Saved entries:
:::::

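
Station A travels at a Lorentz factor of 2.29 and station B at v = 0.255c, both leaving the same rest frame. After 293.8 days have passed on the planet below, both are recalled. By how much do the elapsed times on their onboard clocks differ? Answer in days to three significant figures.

A: γ = 2.29; τ_A = 293.8/2.290 = 128.3 days.
B: γ = 1/√(1 − 0.255²) = 1/√0.9350 = 1.034; τ_B = 293.8/1.034 = 284.1 days.

|τ_A − τ_B| = 156 days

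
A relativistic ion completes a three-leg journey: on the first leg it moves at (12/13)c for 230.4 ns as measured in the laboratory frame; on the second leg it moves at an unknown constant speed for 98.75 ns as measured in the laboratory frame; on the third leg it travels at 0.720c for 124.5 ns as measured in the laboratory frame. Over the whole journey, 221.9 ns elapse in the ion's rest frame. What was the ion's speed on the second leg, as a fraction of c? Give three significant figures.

Leg 1: γ = 1/√(1 − (12/13)²) = 13/5 = 2.600; τ_1 = 230.4/2.600 = 88.62 ns.
Leg 2: speed unknown; τ_2 = 98.75/γ_2.
Leg 3: γ = 1/√(1 − 0.720²) = 1/√0.4816 = 1.441; τ_3 = 124.5/1.441 = 86.40 ns.
Total proper time: 88.62 + τ_2 + 86.40 = 221.9, so τ_2 = 221.9 − 175.0 = 46.88 ns.
γ_2 = 98.75/46.88 = 2.106; β = √(1 − 1/γ²) = √0.7746.

β = 0.880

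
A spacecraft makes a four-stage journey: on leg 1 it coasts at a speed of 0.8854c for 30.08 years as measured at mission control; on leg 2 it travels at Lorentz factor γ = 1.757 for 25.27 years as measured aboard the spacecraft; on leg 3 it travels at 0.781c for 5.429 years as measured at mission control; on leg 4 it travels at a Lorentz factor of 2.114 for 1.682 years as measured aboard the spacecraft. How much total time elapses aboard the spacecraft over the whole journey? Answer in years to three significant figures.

Leg 1: γ = 1/√(1 − 0.8854²) = 1/√0.2161 = 2.151; τ_1 = 30.08/2.151 = 13.98 years.
Leg 2: 25.27 years is already measured aboard the spacecraft.
Leg 3: γ = 1/√(1 − 0.781²) = 1/√0.3900 = 1.601; τ_3 = 5.429/1.601 = 3.391 years.
Leg 4: 1.682 years is already measured aboard the spacecraft.
Total: 13.98 + 25.27 + 3.391 + 1.682 years.

τ = 44.3 years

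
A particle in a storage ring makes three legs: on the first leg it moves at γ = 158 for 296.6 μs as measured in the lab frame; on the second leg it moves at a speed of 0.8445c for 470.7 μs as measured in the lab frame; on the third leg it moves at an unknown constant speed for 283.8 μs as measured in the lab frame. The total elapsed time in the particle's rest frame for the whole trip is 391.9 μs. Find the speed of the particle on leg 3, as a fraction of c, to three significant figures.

Leg 1: γ = 158; τ_1 = 296.6/158.0 = 1.877 μs.
Leg 2: γ = 1/√(1 − 0.8445²) = 1/√0.2868 = 1.867; τ_2 = 470.7/1.867 = 252.1 μs.
Leg 3: speed unknown; τ_3 = 283.8/γ_3.
Total proper time: 1.877 + 252.1 + τ_3 = 391.9, so τ_3 = 391.9 − 254.0 = 137.9 μs.
γ_3 = 283.8/137.9 = 2.057; β = √(1 − 1/γ²) = √0.7638.

β = 0.874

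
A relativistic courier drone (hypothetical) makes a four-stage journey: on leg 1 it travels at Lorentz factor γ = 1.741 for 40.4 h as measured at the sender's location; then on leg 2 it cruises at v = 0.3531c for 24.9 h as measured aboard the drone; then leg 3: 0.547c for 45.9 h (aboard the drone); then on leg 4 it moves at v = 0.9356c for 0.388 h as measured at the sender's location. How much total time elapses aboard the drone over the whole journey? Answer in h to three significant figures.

τ = 94.1 h

Leg 1: γ = 1.741; τ_1 = 40.4/1.741 = 23.21 h.
Leg 2: 24.9 h is already measured aboard the drone.
Leg 3: 45.9 h is already measured aboard the drone.
Leg 4: γ = 1/√(1 − 0.9356²) = 1/√0.1247 = 2.832; τ_4 = 0.388/2.832 = 0.1370 h.
Total: 23.21 + 24.90 + 45.90 + 0.1370 h.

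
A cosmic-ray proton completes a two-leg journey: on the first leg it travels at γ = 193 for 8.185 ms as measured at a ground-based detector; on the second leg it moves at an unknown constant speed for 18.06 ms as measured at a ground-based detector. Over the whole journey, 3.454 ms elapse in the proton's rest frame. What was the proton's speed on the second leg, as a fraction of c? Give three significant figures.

β = 0.982

Leg 1: γ = 193; τ_1 = 8.185/193.0 = 0.04241 ms.
Leg 2: speed unknown; τ_2 = 18.06/γ_2.
Total proper time: 0.04241 + τ_2 = 3.454, so τ_2 = 3.454 − 0.04241 = 3.412 ms.
γ_2 = 18.06/3.412 = 5.294; β = √(1 − 1/γ²) = √0.9643.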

:::::

*EXERCISE DETAILS*. Could you please repeat the data exactly as given?

*ANSWER BOX*.
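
Station A travels at a Lorentz factor of 2.29 and station B at v = 0.255c, both leaving the same rest frame. After 293.8 days have passed on the planet below, both are recalled. By how much do the elapsed times on their onboard clocks differ? Answer in days to three significant figures.

A: γ = 2.29; τ_A = 293.8/2.290 = 128.3 days.
B: γ = 1/√(1 − 0.255²) = 1/√0.9350 = 1.034; τ_B = 293.8/1.034 = 284.1 days.

|τ_A − τ_B| = 156 days

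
A relativistic ion completes a three-leg journey: on the first leg it moves at (12/13)c for 230.4 ns as measured in the laboratory frame; on the second leg it moves at an unknown constant speed for 98.75 ns as measured in the laboratory frame; on the third leg it travels at 0.720c for 124.5 ns as measured in the laboratory frame. Over the whole journey, 221.9 ns elapse in the ion's rest frame. What was the ion's speed on the second leg, as a fraction of c? Give three significant figures.

Leg 1: γ = 1/√(1 − (12/13)²) = 13/5 = 2.600; τ_1 = 230.4/2.600 = 88.62 ns.
Leg 2: speed unknown; τ_2 = 98.75/γ_2.
Leg 3: γ = 1/√(1 − 0.720²) = 1/√0.4816 = 1.441; τ_3 = 124.5/1.441 = 86.40 ns.
Total proper time: 88.62 + τ_2 + 86.40 = 221.9, so τ_2 = 221.9 − 175.0 = 46.88 ns.
γ_2 = 98.75/46.88 = 2.106; β = √(1 − 1/γ²) = √0.7746.

β = 0.880

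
A spacecraft makes a four-stage journey: on leg 1 it coasts at a speed of 0.8854c for 30.08 years as measured at mission control; on leg 2 it travels at Lorentz factor γ = 1.757 for 25.27 years as measured aboard the spacecraft; on leg 3 it travels at 0.781c for 5.429 years as measured at mission control; on leg 4 it travels at a Lorentz factor of 2.114 for 1.682 years as measured aboard the spacecraft. How much total time elapses aboard the spacecraft over the whole journey? Answer in years to three significant figures.

Leg 1: γ = 1/√(1 − 0.8854²) = 1/√0.2161 = 2.151; τ_1 = 30.08/2.151 = 13.98 years.
Leg 2: 25.27 years is already measured aboard the spacecraft.
Leg 3: γ = 1/√(1 − 0.781²) = 1/√0.3900 = 1.601; τ_3 = 5.429/1.601 = 3.391 years.
Leg 4: 1.682 years is already measured aboard the spacecraft.
Total: 13.98 + 25.27 + 3.391 + 1.682 years.

τ = 44.3 years

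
A particle in a storage ring makes three legs: on the first leg it moves at γ = 158 for 296.6 μs as measured in the lab frame; on the second leg it moves at a speed of 0.8445c for 470.7 μs as measured in the lab frame; on the third leg it moves at an unknown constant speed for 283.8 μs as measured in the lab frame. The total elapsed time in the particle's rest frame for the whole trip is 391.9 μs. Find the speed of the particle on leg 3, as a fraction of c, to three significant figures.

Leg 1: γ = 158; τ_1 = 296.6/158.0 = 1.877 μs.
Leg 2: γ = 1/√(1 − 0.8445²) = 1/√0.2868 = 1.867; τ_2 = 470.7/1.867 = 252.1 μs.
Leg 3: speed unknown; τ_3 = 283.8/γ_3.
Total proper time: 1.877 + 252.1 + τ_3 = 391.9, so τ_3 = 391.9 − 254.0 = 137.9 μs.
γ_3 = 283.8/137.9 = 2.057; β = √(1 − 1/γ²) = √0.7638.

β = 0.874

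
A relativistic courier drone (hypothetical) makes a four-stage journey: on leg 1 it travels at Lorentz factor γ = 1.741 for 40.4 h as measured at the sender's location; then on leg 2 it cruises at v = 0.3531c for 24.9 h as measured aboard the drone; then leg 3: 0.547c for 45.9 h (aboard the drone); then on leg 4 it moves at v = 0.9356c for 0.388 h as measured at the sender's location. How much total time elapses aboard the drone over the whole journey? Answer in h to three significant figures.

τ = 94.1 h

Leg 1: γ = 1.741; τ_1 = 40.4/1.741 = 23.21 h.
Leg 2: 24.9 h is already measured aboard the drone.
Leg 3: 45.9 h is already measured aboard the drone.
Leg 4: γ = 1/√(1 − 0.9356²) = 1/√0.1247 = 2.832; τ_4 = 0.388/2.832 = 0.1370 h.
Total: 23.21 + 24.90 + 45.90 + 0.1370 h.

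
A cosmic-ray proton completes a two-leg journey: on the first leg it travels at γ = 193 for 8.185 ms as measured at a ground-based detector; on the second leg it moves at an unknown constant speed for 18.06 ms as measured at a ground-based detector. Over the whole journey, 3.454 ms elapse in the proton's rest frame. What was the proton's speed on the second leg, as a fraction of c? Give three significant figures.

β = 0.982

Leg 1: γ = 193; τ_1 = 8.185/193.0 = 0.04241 ms.
Leg 2: speed unknown; τ_2 = 18.06/γ_2.
Total proper time: 0.04241 + τ_2 = 3.454, so τ_2 = 3.454 − 0.04241 = 3.412 ms.
γ_2 = 18.06/3.412 = 5.294; β = √(1 − 1/γ²) = √0.9643.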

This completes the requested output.